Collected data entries
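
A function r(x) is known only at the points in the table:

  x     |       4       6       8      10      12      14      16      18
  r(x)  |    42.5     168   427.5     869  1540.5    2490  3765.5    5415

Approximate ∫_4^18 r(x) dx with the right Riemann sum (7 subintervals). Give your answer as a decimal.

29351

Δx = 2.
Sum = 2·[168 + 427.5 + 869 + 1540.5 + 2490 + 3765.5 + 5415] = 29351.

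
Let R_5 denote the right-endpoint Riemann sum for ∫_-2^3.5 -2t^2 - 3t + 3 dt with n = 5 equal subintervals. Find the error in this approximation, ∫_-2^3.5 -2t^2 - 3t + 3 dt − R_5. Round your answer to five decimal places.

20.36833

Exact integral: ∫_-2^3.5 f(t) dt ≈ -29.7916667.
R_5 = -50.16.
Error ≈ -29.7916667 − (-50.16) ≈ 20.36833.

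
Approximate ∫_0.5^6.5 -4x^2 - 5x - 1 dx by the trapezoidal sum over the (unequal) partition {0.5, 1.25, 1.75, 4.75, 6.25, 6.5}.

Subinterval widths: 0.75, 0.5, 3, 1.5, 0.25.
f(0.5) = -4.5, f(1.25) = -13.5, f(1.75) = -22, f(4.75) = -115, f(6.25) = -188.5, f(6.5) = -202.5.
On each subinterval the trapezoid contributes (Δx_i/2)·[f(x_{i-1}) + f(x_i)].
Sum = -497.625.

-497.625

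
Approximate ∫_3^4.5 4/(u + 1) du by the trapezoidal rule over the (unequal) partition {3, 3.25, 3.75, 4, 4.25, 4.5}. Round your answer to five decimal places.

1.27512

Subinterval widths: 0.25, 0.5, 0.25, 0.25, 0.25.
f(3) = 1, f(3.25) = 16/17, f(3.75) = 16/19, f(4) = 0.8, f(4.25) = 16/21, f(4.5) = 8/11.
On each subinterval the trapezoid contributes (Δu_i/2)·[f(u_{i-1}) + f(u_i)].
Sum ≈ 1.27512.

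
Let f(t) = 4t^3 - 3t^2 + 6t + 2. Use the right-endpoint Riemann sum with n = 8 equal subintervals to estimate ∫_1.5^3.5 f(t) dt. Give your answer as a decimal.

157.5625

Δt = (3.5 − 1.5)/8 = 0.25.
Right endpoints: 1.75, 2, 2.25, 2.5, 2.75, 3, 3.25, 3.5.
f(1.75) = 24.75, f(2) = 34, f(2.25) = 45.875, f(2.5) = 60.75, f(2.75) = 79, f(3) = 101, f(3.25) = 127.125, f(3.5) = 157.75.
Sum = Δt · [f(1.75) + f(2) + f(2.25) + ...].
Sum = 157.5625.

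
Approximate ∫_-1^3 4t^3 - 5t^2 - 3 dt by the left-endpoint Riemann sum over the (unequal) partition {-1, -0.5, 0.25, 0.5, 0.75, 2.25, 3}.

Subinterval widths: 0.5, 0.75, 0.25, 0.25, 1.5, 0.75.
Left endpoints: -1, -0.5, 0.25, 0.5, 0.75, 2.25.
f(-1) = -12, f(-0.5) = -4.75, f(0.25) = -3.25, f(0.5) = -3.75, f(0.75) = -4.125, f(2.25) = 17.25.
Sum = Σ Δt_i · f(t_i).
Sum = -4.5625.

-4.5625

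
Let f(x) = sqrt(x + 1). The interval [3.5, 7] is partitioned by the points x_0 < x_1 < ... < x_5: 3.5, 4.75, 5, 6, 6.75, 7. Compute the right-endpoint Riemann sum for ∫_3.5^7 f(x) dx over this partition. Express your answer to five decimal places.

Subinterval widths: 1.25, 0.25, 1, 0.75, 0.25.
Right endpoints: 4.75, 5, 6, 6.75, 7.
f(4.75) ≈ 2.39792, f(5) ≈ 2.44949, f(6) ≈ 2.64575, f(6.75) ≈ 2.78388, f(7) ≈ 2.82843.
Sum = Σ Δx_i · f(x_i).
Sum ≈ 9.05054.

9.05054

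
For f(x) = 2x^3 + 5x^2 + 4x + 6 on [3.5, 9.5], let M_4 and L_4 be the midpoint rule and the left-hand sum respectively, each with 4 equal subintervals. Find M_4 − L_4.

M_4 = 5497.5.
L_4 = 4113.75.
M_4 − L_4 = 1383.75.

1383.75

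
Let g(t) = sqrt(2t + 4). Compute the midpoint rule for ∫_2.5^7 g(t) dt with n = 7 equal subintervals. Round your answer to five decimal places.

Δt = (7 − 2.5)/7 = 9/14.
Midpoints: 79/28, 97/28, 115/28, 4.75, 151/28, 169/28, 187/28.
g(79/28) ≈ 3.10530, g(97/28) ≈ 3.30584, g(115/28) ≈ 3.49489, g(4.75) ≈ 3.67423, g(151/28) ≈ 3.84522, g(169/28) ≈ 4.00892, g(187/28) ≈ 4.16619.
Sum = Δt · [g(79/28) + g(97/28) + g(115/28) + ...].
Sum ≈ 16.45752.

16.45752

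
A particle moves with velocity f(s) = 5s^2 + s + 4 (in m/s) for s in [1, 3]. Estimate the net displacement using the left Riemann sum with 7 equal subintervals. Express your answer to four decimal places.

Δs = (3 − 1)/7 = 2/7.
Left endpoints: 1, 9/7, 11/7, 13/7, 15/7, 17/7, 19/7.
f(1) = 10, f(9/7) = 664/49, f(11/7) = 878/49, f(13/7) = 1132/49, f(15/7) = 1426/49, f(17/7) = 1760/49, f(19/7) = 2134/49.
Sum = Δs · [f(1) + f(9/7) + f(11/7) + ...].
Sum ≈ 49.4694.

49.4694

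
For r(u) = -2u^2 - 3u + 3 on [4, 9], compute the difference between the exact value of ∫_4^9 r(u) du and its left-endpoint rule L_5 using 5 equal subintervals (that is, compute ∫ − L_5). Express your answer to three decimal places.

Exact integral: ∫_4^9 r(u) du ≈ -525.83333.
L_5 = -455.
Error ≈ -525.83333 − (-455) ≈ -70.833.

-70.833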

▶ **ACTIVITY**:
Using the records above, write out exactly the lines from the one containing "A particle moves" through the last, and add nothing.

▶ **RESPONSE AREA**:
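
A particle moves with velocity f(s) = 5s^2 + s + 4 (in m/s) for s in [1, 3]. Estimate the net displacement using the left Riemann sum with 7 equal subintervals. Express your answer to four decimal places.

Δs = (3 − 1)/7 = 2/7.
Left endpoints: 1, 9/7, 11/7, 13/7, 15/7, 17/7, 19/7.
f(1) = 10, f(9/7) = 664/49, f(11/7) = 878/49, f(13/7) = 1132/49, f(15/7) = 1426/49, f(17/7) = 1760/49, f(19/7) = 2134/49.
Sum = Δs · [f(1) + f(9/7) + f(11/7) + ...].
Sum ≈ 49.4694.

49.4694

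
For r(u) = -2u^2 - 3u + 3 on [4, 9], compute the difference between the exact value of ∫_4^9 r(u) du and its left-endpoint rule L_5 using 5 equal subintervals (that is, compute ∫ − L_5). Express your answer to three decimal places.

Exact integral: ∫_4^9 r(u) du ≈ -525.83333.
L_5 = -455.
Error ≈ -525.83333 − (-455) ≈ -70.833.

-70.833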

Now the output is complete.